:: Task description ::
Print the entries once more, unchanged.

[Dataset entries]
┄┄┄┄┄┄┄┄┄┄┄┄┄┄┄┄┄┄┄┄

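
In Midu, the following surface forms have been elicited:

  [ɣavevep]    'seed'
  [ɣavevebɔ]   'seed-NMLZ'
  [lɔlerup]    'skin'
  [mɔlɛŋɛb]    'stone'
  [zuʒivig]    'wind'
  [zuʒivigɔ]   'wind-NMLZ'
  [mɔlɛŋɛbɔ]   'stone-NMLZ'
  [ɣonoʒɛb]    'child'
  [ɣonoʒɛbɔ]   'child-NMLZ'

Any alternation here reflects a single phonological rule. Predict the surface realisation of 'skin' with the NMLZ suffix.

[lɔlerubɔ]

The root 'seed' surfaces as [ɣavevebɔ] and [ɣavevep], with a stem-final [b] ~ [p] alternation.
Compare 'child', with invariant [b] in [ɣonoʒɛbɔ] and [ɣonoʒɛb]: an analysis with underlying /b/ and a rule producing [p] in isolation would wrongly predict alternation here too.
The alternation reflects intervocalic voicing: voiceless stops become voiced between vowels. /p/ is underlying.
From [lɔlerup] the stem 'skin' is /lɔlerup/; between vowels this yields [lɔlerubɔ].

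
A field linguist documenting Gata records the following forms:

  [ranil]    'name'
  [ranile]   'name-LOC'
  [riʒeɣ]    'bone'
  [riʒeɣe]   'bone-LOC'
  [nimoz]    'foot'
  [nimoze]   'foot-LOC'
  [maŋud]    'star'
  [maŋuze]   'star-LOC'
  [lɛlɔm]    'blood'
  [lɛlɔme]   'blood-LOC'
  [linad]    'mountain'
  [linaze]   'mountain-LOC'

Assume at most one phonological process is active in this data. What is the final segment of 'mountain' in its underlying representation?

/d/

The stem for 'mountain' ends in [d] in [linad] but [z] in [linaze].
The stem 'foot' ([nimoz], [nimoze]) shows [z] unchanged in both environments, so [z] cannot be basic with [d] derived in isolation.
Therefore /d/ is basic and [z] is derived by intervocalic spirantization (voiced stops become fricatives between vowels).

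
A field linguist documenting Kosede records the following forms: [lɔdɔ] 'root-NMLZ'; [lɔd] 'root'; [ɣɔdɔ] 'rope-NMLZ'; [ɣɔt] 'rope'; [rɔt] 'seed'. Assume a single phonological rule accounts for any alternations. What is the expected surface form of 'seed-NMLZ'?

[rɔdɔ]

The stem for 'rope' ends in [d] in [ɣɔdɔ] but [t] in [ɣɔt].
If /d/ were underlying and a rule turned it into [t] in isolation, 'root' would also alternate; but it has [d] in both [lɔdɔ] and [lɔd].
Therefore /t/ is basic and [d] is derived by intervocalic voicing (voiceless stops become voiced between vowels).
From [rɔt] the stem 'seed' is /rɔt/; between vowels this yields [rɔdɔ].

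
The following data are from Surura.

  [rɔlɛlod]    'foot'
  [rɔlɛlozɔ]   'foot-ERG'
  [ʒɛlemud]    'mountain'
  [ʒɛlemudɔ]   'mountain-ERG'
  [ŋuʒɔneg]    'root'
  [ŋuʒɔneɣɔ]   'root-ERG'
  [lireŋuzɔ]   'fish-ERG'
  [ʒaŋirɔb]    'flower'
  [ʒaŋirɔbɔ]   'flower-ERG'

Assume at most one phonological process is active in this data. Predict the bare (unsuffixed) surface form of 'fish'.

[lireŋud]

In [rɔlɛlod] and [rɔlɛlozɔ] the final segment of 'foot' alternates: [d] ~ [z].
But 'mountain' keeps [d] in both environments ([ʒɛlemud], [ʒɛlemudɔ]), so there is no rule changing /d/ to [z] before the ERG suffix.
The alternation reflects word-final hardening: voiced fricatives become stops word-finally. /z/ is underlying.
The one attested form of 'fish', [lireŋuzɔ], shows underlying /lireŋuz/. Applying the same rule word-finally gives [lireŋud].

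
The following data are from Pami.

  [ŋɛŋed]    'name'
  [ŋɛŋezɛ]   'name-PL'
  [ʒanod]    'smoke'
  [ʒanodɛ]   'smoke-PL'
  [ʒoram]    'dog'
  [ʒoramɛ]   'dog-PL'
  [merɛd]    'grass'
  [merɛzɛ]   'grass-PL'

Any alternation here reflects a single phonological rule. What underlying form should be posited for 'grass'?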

┄┄┄┄┄┄┄┄┄┄┄┄┄┄┄┄┄┄┄┄

:: Written response ::
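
In Midu, the following surface forms have been elicited:

  [ɣavevep]    'seed'
  [ɣavevebɔ]   'seed-NMLZ'
  [lɔlerup]    'skin'
  [mɔlɛŋɛb]    'stone'
  [zuʒivig]    'wind'
  [zuʒivigɔ]   'wind-NMLZ'
  [mɔlɛŋɛbɔ]   'stone-NMLZ'
  [ɣonoʒɛb]    'child'
  [ɣonoʒɛbɔ]   'child-NMLZ'

Any alternation here reflects a single phonological rule. Predict the surface realisation of 'skin' with the NMLZ suffix.

[lɔlerubɔ]

The root 'seed' surfaces as [ɣavevebɔ] and [ɣavevep], with a stem-final [b] ~ [p] alternation.
Compare 'child', with invariant [b] in [ɣonoʒɛbɔ] and [ɣonoʒɛb]: an analysis with underlying /b/ and a rule producing [p] in isolation would wrongly predict alternation here too.
The alternation reflects intervocalic voicing: voiceless stops become voiced between vowels. /p/ is underlying.
From [lɔlerup] the stem 'skin' is /lɔlerup/; between vowels this yields [lɔlerubɔ].

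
A field linguist documenting Gata records the following forms:

  [ranil]    'name'
  [ranile]   'name-LOC'
  [riʒeɣ]    'bone'
  [riʒeɣe]   'bone-LOC'
  [nimoz]    'foot'
  [nimoze]   'foot-LOC'
  [maŋud]    'star'
  [maŋuze]   'star-LOC'
  [lɛlɔm]    'blood'
  [lɛlɔme]   'blood-LOC'
  [linad]    'mountain'
  [linaze]   'mountain-LOC'

Assume at most one phonological process is active in this data. What is the final segment of 'mountain' in its underlying representation?

/d/

The stem for 'mountain' ends in [d] in [linad] but [z] in [linaze].
The stem 'foot' ([nimoz], [nimoze]) shows [z] unchanged in both environments, so [z] cannot be basic with [d] derived in isolation.
Therefore /d/ is basic and [z] is derived by intervocalic spirantization (voiced stops become fricatives between vowels).

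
A field linguist documenting Kosede records the following forms: [lɔdɔ] 'root-NMLZ'; [lɔd] 'root'; [ɣɔdɔ] 'rope-NMLZ'; [ɣɔt] 'rope'; [rɔt] 'seed'. Assume a single phonological rule accounts for any alternations. What is the expected surface form of 'seed-NMLZ'?

[rɔdɔ]

The stem for 'rope' ends in [d] in [ɣɔdɔ] but [t] in [ɣɔt].
If /d/ were underlying and a rule turned it into [t] in isolation, 'root' would also alternate; but it has [d] in both [lɔdɔ] and [lɔd].
Therefore /t/ is basic and [d] is derived by intervocalic voicing (voiceless stops become voiced between vowels).
From [rɔt] the stem 'seed' is /rɔt/; between vowels this yields [rɔdɔ].

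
The following data are from Surura.

  [rɔlɛlod]    'foot'
  [rɔlɛlozɔ]   'foot-ERG'
  [ʒɛlemud]    'mountain'
  [ʒɛlemudɔ]   'mountain-ERG'
  [ŋuʒɔneg]    'root'
  [ŋuʒɔneɣɔ]   'root-ERG'
  [lireŋuzɔ]   'fish-ERG'
  [ʒaŋirɔb]    'flower'
  [ʒaŋirɔbɔ]   'flower-ERG'

Assume at most one phonological process is active in this data. Predict the bare (unsuffixed) surface form of 'fish'.

[lireŋud]

In [rɔlɛlod] and [rɔlɛlozɔ] the final segment of 'foot' alternates: [d] ~ [z].
But 'mountain' keeps [d] in both environments ([ʒɛlemud], [ʒɛlemudɔ]), so there is no rule changing /d/ to [z] before the ERG suffix.
The alternation reflects word-final hardening: voiced fricatives become stops word-finally. /z/ is underlying.
The one attested form of 'fish', [lireŋuzɔ], shows underlying /lireŋuz/. Applying the same rule word-finally gives [lireŋud].

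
The following data are from Pami.

  [ŋɛŋed]    'name'
  [ŋɛŋezɛ]   'name-PL'
  [ʒanod]    'smoke'
  [ʒanodɛ]   'smoke-PL'
  [ʒoram]    'dog'
  [ʒoramɛ]   'dog-PL'
  [merɛd]    'grass'
  [merɛzɛ]   'grass-PL'

Any alternation here reflects a single phonological rule. What underlying form should be posited for 'grass'?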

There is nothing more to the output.